» What you will do: Retype the entries. Match them exactly.

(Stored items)
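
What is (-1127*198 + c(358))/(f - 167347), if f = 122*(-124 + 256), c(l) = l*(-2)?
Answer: 223862/151243 ≈ 1.4801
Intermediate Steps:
c(l) = -2*l
f = 16104 (f = 122*132 = 16104)
(-1127*198 + c(358))/(f - 167347) = (-1127*198 - 2*358)/(16104 - 167347) = (-223146 - 716)/(-151243) = -223862*(-1/151243) = 223862/151243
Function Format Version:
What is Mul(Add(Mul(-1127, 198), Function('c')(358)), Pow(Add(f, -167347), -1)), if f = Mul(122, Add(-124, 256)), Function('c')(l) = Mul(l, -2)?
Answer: Rational(223862, 151243) ≈ 1.4801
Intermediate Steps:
Function('c')(l) = Mul(-2, l)
f = 16104 (f = Mul(122, 132) = 16104)
Mul(Add(Mul(-1127, 198), Function('c')(358)), Pow(Add(f, -167347), -1)) = Mul(Add(Mul(-1127, 198), Mul(-2, 358)), Pow(Add(16104, -167347), -1)) = Mul(Add(-223146, -716), Pow(-151243, -1)) = Mul(-223862, Rational(-1, 151243)) = Rational(223862, 151243)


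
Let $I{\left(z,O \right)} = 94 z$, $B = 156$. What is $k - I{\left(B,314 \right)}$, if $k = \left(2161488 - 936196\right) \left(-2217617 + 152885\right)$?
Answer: $-2529899616408$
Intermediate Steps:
$k = -2529899601744$ ($k = 1225292 \left(-2064732\right) = -2529899601744$)
$k - I{\left(B,314 \right)} = -2529899601744 - 94 \cdot 156 = -2529899601744 - 14664 = -2529899616408$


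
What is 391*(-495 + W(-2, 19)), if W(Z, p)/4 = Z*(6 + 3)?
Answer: -221697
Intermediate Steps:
W(Z, p) = 36*Z (W(Z, p) = 4*(Z*(6 + 3)) = 4*(Z*9) = 4*(9*Z) = 36*Z)
391*(-495 + W(-2, 19)) = 391*(-495 + 36*(-2)) = 391*(-495 - 72) = 391*(-567) = -221697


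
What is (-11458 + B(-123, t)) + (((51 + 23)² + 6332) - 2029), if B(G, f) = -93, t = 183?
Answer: -1772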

» Problem solution:
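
What is (-1127*198 + c(358))/(f - 167347), if f = 122*(-124 + 256), c(l) = l*(-2)?
Answer: 223862/151243 ≈ 1.4801
Intermediate Steps:
c(l) = -2*l
f = 16104 (f = 122*132 = 16104)
(-1127*198 + c(358))/(f - 167347) = (-1127*198 - 2*358)/(16104 - 167347) = (-223146 - 716)/(-151243) = -223862*(-1/151243) = 223862/151243
Function Format Version:
What is Mul(Add(Mul(-1127, 198), Function('c')(358)), Pow(Add(f, -167347), -1)), if f = Mul(122, Add(-124, 256)), Function('c')(l) = Mul(l, -2)?
Answer: Rational(223862, 151243) ≈ 1.4801
Intermediate Steps:
Function('c')(l) = Mul(-2, l)
f = 16104 (f = Mul(122, 132) = 16104)
Mul(Add(Mul(-1127, 198), Function('c')(358)), Pow(Add(f, -167347), -1)) = Mul(Add(Mul(-1127, 198), Mul(-2, 358)), Pow(Add(16104, -167347), -1)) = Mul(Add(-223146, -716), Pow(-151243, -1)) = Mul(-223862, Rational(-1, 151243)) = Rational(223862, 151243)


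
Let $I{\left(z,O \right)} = 94 z$, $B = 156$. What is $k - I{\left(B,314 \right)}$, if $k = \left(2161488 - 936196\right) \left(-2217617 + 152885\right)$?
Answer: $-2529899616408$
Intermediate Steps:
$k = -2529899601744$ ($k = 1225292 \left(-2064732\right) = -2529899601744$)
$k - I{\left(B,314 \right)} = -2529899601744 - 94 \cdot 156 = -2529899601744 - 14664 = -2529899616408$


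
What is 391*(-495 + W(-2, 19)), if W(Z, p)/4 = Z*(6 + 3)?
Answer: -221697
Intermediate Steps:
W(Z, p) = 36*Z (W(Z, p) = 4*(Z*(6 + 3)) = 4*(Z*9) = 4*(9*Z) = 36*Z)
391*(-495 + W(-2, 19)) = 391*(-495 + 36*(-2)) = 391*(-495 - 72) = 391*(-567) = -221697


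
What is (-11458 + B(-123, t)) + (((51 + 23)² + 6332) - 2029), if B(G, f) = -93, t = 183?
Answer: -1772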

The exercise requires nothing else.